§ **The task**:
Return only those lines of the records below in which "facility" appears.

□ □ □ □

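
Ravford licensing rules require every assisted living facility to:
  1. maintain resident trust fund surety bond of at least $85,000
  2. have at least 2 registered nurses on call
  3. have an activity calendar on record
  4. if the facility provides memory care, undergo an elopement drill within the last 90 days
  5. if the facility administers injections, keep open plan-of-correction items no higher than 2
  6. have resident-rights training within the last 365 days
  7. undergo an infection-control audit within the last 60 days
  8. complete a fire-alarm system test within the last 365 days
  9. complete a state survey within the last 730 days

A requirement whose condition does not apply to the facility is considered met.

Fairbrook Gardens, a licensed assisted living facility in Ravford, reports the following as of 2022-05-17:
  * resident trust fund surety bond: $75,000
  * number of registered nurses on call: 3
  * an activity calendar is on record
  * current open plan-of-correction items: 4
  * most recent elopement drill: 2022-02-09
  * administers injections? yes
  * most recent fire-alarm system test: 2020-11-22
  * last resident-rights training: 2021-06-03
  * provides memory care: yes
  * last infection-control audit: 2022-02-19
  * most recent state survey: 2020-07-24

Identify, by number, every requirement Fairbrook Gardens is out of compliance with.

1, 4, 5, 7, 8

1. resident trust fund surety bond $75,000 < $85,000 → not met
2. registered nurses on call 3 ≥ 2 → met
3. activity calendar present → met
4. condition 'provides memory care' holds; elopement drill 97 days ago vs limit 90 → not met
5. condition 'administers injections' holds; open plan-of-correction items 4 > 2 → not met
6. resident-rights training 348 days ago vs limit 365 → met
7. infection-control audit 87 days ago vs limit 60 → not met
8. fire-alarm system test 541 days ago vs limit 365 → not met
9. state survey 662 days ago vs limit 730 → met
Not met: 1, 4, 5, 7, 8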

□ □ □ □

§ **Solution to the problem**:
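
Ravford licensing rules require every assisted living facility to:
  4. if the facility provides memory care, undergo an elopement drill within the last 90 days
  5. if the facility administers injections, keep open plan-of-correction items no higher than 2
A requirement whose condition does not apply to the facility is considered met.
Fairbrook Gardens, a licensed assisted living facility in Ravford, reports the following as of 2022-05-17: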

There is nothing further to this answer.